## Information shown
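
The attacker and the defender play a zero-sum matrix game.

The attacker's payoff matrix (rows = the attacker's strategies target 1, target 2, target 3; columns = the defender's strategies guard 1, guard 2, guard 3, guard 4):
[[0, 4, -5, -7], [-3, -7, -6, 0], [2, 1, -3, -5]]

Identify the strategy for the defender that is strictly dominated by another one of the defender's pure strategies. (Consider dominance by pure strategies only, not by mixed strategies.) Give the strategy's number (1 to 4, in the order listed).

The defender prefers columns that give the attacker less. Compare guard 1 with guard 3: -5 < 0, -6 < -3, -3 < 2.
So guard 3 strictly dominates guard 1 for the defender; guard 1 is strictly dominated.

1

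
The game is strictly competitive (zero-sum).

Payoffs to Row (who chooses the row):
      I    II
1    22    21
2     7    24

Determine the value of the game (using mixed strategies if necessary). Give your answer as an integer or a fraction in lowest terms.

127/6

Row minima are 21 and 7, so Row's maximin is 21; column maxima are 22 and 24, so Column's minimax is 22. These differ, so the equilibrium is in mixed strategies.
Let Row play 1 with probability p. Column is indifferent when 22p + 7(1−p) = 21p + 24(1−p), giving p = 17/18.
Let Column play I with probability q. Row is indifferent when 22q + 21(1−q) = 7q + 24(1−q), giving q = 1/6.
The value is 22·(1/6) + (21)·(5/6) = 127/6.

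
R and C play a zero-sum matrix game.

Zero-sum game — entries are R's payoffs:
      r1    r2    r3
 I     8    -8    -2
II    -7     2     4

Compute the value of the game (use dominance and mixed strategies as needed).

-8/5

Column r3 is strictly dominated by r2 for C (it gives R more in every row).
The remaining 2×2 game on (I, II) × (r1, r2) has no saddle point. Let R play I with probability p; indifference gives 8p − 7(1−p) = −8p + 2(1−p), so p = 9/25.
Similarly C's optimal q on r1 is 2/5, and the value is 8·(2/5) + (-8)·(3/5) = -8/5.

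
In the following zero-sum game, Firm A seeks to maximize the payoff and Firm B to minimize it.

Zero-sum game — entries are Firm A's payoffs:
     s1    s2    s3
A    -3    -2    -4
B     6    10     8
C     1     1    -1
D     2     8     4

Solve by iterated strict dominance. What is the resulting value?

Row C is strictly dominated by row B (6>1, 10>1, 8>-1); eliminate C.
Row D is strictly dominated by row B (6>2, 10>8, 8>4); eliminate D.
Row A is strictly dominated by row B (6>-3, 10>-2, 8>-4); eliminate A.
Column s2 is strictly dominated by s1 for Firm B (6<10); eliminate s2.
Column s3 is strictly dominated by s1 for Firm B (6<8); eliminate s3.
Only (B, s1) remains, with payoff 6.

6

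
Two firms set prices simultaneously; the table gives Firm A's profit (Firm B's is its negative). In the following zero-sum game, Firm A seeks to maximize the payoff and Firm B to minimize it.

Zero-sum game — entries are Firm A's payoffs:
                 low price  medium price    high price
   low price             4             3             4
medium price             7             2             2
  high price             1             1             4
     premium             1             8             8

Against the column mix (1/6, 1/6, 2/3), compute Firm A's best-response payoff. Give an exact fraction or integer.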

## Prompt
Show every line in the entries above that contains the string "minimize".

## Finished exercise
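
In the following zero-sum game, Firm A seeks to maximize the payoff and Firm B to minimize it.
Two firms set prices simultaneously; the table gives Firm A's profit (Firm B's is its negative). In the following zero-sum game, Firm A seeks to maximize the payoff and Firm B to minimize it.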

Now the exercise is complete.